▶ [Task requirements]
Copy out all the records exactly.
·····
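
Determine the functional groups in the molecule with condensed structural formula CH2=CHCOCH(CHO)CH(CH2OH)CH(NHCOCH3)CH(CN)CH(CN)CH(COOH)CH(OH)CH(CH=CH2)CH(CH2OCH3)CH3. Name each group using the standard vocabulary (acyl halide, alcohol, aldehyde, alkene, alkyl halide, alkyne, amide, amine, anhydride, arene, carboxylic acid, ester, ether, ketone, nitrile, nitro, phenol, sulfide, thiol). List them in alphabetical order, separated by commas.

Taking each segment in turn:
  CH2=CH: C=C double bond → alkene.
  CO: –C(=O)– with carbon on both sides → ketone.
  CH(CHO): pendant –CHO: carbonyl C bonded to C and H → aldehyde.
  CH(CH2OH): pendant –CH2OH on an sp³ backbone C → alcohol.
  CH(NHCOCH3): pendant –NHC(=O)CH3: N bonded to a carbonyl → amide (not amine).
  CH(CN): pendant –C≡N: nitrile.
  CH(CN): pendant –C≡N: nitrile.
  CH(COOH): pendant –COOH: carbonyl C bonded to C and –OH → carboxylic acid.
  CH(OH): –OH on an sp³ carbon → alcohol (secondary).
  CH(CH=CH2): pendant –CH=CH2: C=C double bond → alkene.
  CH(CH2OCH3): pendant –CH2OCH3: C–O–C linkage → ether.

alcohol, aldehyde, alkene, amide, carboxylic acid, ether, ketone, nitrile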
·····
▶ [Solution below]
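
Determine the functional groups in the molecule with condensed structural formula CH2=CHCOCH(CHO)CH(CH2OH)CH(NHCOCH3)CH(CN)CH(CN)CH(COOH)CH(OH)CH(CH=CH2)CH(CH2OCH3)CH3. Name each group using the standard vocabulary (acyl halide, alcohol, aldehyde, alkene, alkyl halide, alkyne, amide, amine, anhydride, arene, carboxylic acid, ester, ether, ketone, nitrile, nitro, phenol, sulfide, thiol). List them in alphabetical order, separated by commas.

Taking each segment in turn:
  CH2=CH: C=C double bond → alkene.
  CO: –C(=O)– with carbon on both sides → ketone.
  CH(CHO): pendant –CHO: carbonyl C bonded to C and H → aldehyde.
  CH(CH2OH): pendant –CH2OH on an sp³ backbone C → alcohol.
  CH(NHCOCH3): pendant –NHC(=O)CH3: N bonded to a carbonyl → amide (not amine).
  CH(CN): pendant –C≡N: nitrile.
  CH(CN): pendant –C≡N: nitrile.
  CH(COOH): pendant –COOH: carbonyl C bonded to C and –OH → carboxylic acid.
  CH(OH): –OH on an sp³ carbon → alcohol (secondary).
  CH(CH=CH2): pendant –CH=CH2: C=C double bond → alkene.
  CH(CH2OCH3): pendant –CH2OCH3: C–O–C linkage → ether.

alcohol, aldehyde, alkene, amide, carboxylic acid, ether, ketone, nitrile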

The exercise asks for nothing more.